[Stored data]
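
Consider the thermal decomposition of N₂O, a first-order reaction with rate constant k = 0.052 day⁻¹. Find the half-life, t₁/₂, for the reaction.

13.33 day

Step 1: For a first-order reaction, t₁/₂ = ln(2)/k
Step 2: t₁/₂ = ln(2)/0.052
Step 3: t₁/₂ = 0.6931/0.052 = 13.33 day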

> **Directions**
The records above are to be restated word for word, in full.

> **Reply to the exercise**
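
Consider the thermal decomposition of N₂O, a first-order reaction with rate constant k = 0.052 day⁻¹. Find the half-life, t₁/₂, for the reaction.

13.33 day

Step 1: For a first-order reaction, t₁/₂ = ln(2)/k
Step 2: t₁/₂ = ln(2)/0.052
Step 3: t₁/₂ = 0.6931/0.052 = 13.33 day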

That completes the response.